_REQUIRED ACTION_
Reproduce every entry exactly.

PROVIDED DATA Start Marker

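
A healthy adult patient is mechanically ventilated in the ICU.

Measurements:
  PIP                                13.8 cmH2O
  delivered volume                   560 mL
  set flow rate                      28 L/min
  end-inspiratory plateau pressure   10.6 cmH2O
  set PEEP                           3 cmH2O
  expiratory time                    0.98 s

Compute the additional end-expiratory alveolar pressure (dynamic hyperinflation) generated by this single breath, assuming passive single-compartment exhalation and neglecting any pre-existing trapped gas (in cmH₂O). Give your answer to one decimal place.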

PROVIDED DATA End Marker

_SOLUTION BELOW_
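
A healthy adult patient is mechanically ventilated in the ICU.

Measurements:
  PIP                                13.8 cmH2O
  delivered volume                   560 mL
  set flow rate                      28 L/min
  end-inspiratory plateau pressure   10.6 cmH2O
  set PEEP                           3 cmH2O
  expiratory time                    0.98 s

Compute the additional end-expiratory alveolar pressure (dynamic hyperinflation) generated by this single breath, assuming passive single-compartment exhalation and neglecting any pre-existing trapped gas (in cmH₂O). Give your answer to one decimal place.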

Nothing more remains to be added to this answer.